◆ **Dataset records**
# # #

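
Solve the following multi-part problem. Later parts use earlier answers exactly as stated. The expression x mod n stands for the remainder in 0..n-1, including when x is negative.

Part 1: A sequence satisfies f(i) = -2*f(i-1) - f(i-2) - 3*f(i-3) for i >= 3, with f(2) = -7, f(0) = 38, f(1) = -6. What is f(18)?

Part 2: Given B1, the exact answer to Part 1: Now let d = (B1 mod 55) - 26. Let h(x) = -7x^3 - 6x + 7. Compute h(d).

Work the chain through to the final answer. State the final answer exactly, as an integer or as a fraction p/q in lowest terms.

-109518

Part 1: f(3) = -2*(-7) - 1*(-6) - 3*(38) = -94; iterating: f(3)=-94, f(4)=213, f(5)=-311, f(6)=691, f(7)=-1710, f(8)=3662, f(9)=-7687, f(10)=16842, f(11)=-36983, f(12)=80185, f(13)=-173913, f(14)=378590, f(15)=-823822, f(16)=1790793, f(17)=-3893534, f(18)=8467741; answer 8467741
Part 2: B1 = 8467741; d = 25; -7*(25)^3 - 6*(25)^1 + 7 = (-109375) + (-150) + (7) = -109518; answer -109518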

# # #

◆ **The problem**
Please output the complete listing without any alteration.

◆ **Answer to the problem**
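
Solve the following multi-part problem. Later parts use earlier answers exactly as stated. The expression x mod n stands for the remainder in 0..n-1, including when x is negative.

Part 1: A sequence satisfies f(i) = -2*f(i-1) - f(i-2) - 3*f(i-3) for i >= 3, with f(2) = -7, f(0) = 38, f(1) = -6. What is f(18)?

Part 2: Given B1, the exact answer to Part 1: Now let d = (B1 mod 55) - 26. Let h(x) = -7x^3 - 6x + 7. Compute h(d).

Work the chain through to the final answer. State the final answer exactly, as an integer or as a fraction p/q in lowest terms.

-109518

Part 1: f(3) = -2*(-7) - 1*(-6) - 3*(38) = -94; iterating: f(3)=-94, f(4)=213, f(5)=-311, f(6)=691, f(7)=-1710, f(8)=3662, f(9)=-7687, f(10)=16842, f(11)=-36983, f(12)=80185, f(13)=-173913, f(14)=378590, f(15)=-823822, f(16)=1790793, f(17)=-3893534, f(18)=8467741; answer 8467741
Part 2: B1 = 8467741; d = 25; -7*(25)^3 - 6*(25)^1 + 7 = (-109375) + (-150) + (7) = -109518; answer -109518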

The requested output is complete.